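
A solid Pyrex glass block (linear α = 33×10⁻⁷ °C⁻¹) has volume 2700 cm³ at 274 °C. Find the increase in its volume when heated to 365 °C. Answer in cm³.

Isotropic solid: β ≈ 3α = 9.9×10⁻⁶ /K; ΔT = 91 K
ΔV = 3αV₀ΔT = 3(33×10⁻⁷)(2700)(91) = 2.43 cm³

ΔV = 2.43 cm³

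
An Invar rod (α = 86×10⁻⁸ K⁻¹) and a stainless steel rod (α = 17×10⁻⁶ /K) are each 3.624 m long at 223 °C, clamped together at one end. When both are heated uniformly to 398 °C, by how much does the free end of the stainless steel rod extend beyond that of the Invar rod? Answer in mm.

ΔT = 175 K
Invar: ΔL = 86×10⁻⁸ × 3.624 m × 175 = 5.4541×10⁻⁴ m = 0.54541 mm
stainless steel: ΔL = 17×10⁻⁶ × 3.624 m × 175 = 1.0781×10⁻² m = 10.781 mm
difference = 10.781 − 0.54541 = 10.23559 mm

10.2 mm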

§

* _Task to complete_: The whole of the material should be restated word for word.

* _Result of the exercise_:
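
A solid Pyrex glass block (linear α = 33×10⁻⁷ °C⁻¹) has volume 2700 cm³ at 274 °C. Find the increase in its volume when heated to 365 °C. Answer in cm³.

Isotropic solid: β ≈ 3α = 9.9×10⁻⁶ /K; ΔT = 91 K
ΔV = 3αV₀ΔT = 3(33×10⁻⁷)(2700)(91) = 2.43 cm³

ΔV = 2.43 cm³

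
An Invar rod (α = 86×10⁻⁸ K⁻¹) and a stainless steel rod (α = 17×10⁻⁶ /K) are each 3.624 m long at 223 °C, clamped together at one end. When both are heated uniformly to 398 °C, by how much does the free end of the stainless steel rod extend beyond that of the Invar rod? Answer in mm.

ΔT = 175 K
Invar: ΔL = 86×10⁻⁸ × 3.624 m × 175 = 5.4541×10⁻⁴ m = 0.54541 mm
stainless steel: ΔL = 17×10⁻⁶ × 3.624 m × 175 = 1.0781×10⁻² m = 10.781 mm
difference = 10.781 − 0.54541 = 10.23559 mm

10.2 mm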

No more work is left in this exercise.